Work item
Restate all entries exactly.

Collection entries:
* * *

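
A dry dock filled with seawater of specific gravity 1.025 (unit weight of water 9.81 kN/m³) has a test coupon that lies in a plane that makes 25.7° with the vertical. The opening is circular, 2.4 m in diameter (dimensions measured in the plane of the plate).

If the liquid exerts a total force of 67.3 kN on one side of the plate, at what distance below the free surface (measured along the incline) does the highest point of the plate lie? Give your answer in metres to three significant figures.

γ = 1.025 × 9.81 = 10.05525 kN/m³.
A = π(1.2)² = 4.52389 m².
From F = γ·h_c·A, the centroid depth is h_c = 67.3/(10.05525 × 4.52389) = 1.47948 m.
The plate makes 25.7° with the vertical, i.e. θ = 90° − 25.7° = 64.3° to the horizontal. Measuring y along the incline from the free-surface line, vertical depth h = y·sinθ with sinθ = 0.901077.
Along the incline, y_c = h_c/sinθ = 1.47948/0.901077 = 1.6419 m.
The centroid is at the centre, 1.2 m below the top of the plate, so the highest point sits at y_top = 1.6419 − 1.2 = 0.4419 m along the incline.

y_top ≈ 0.442 m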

* * *

Response to the task
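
A dry dock filled with seawater of specific gravity 1.025 (unit weight of water 9.81 kN/m³) has a test coupon that lies in a plane that makes 25.7° with the vertical. The opening is circular, 2.4 m in diameter (dimensions measured in the plane of the plate).

If the liquid exerts a total force of 67.3 kN on one side of the plate, at what distance below the free surface (measured along the incline) does the highest point of the plate lie? Give your answer in metres to three significant figures.

γ = 1.025 × 9.81 = 10.05525 kN/m³.
A = π(1.2)² = 4.52389 m².
From F = γ·h_c·A, the centroid depth is h_c = 67.3/(10.05525 × 4.52389) = 1.47948 m.
The plate makes 25.7° with the vertical, i.e. θ = 90° − 25.7° = 64.3° to the horizontal. Measuring y along the incline from the free-surface line, vertical depth h = y·sinθ with sinθ = 0.901077.
Along the incline, y_c = h_c/sinθ = 1.47948/0.901077 = 1.6419 m.
The centroid is at the centre, 1.2 m below the top of the plate, so the highest point sits at y_top = 1.6419 − 1.2 = 0.4419 m along the incline.

y_top ≈ 0.442 m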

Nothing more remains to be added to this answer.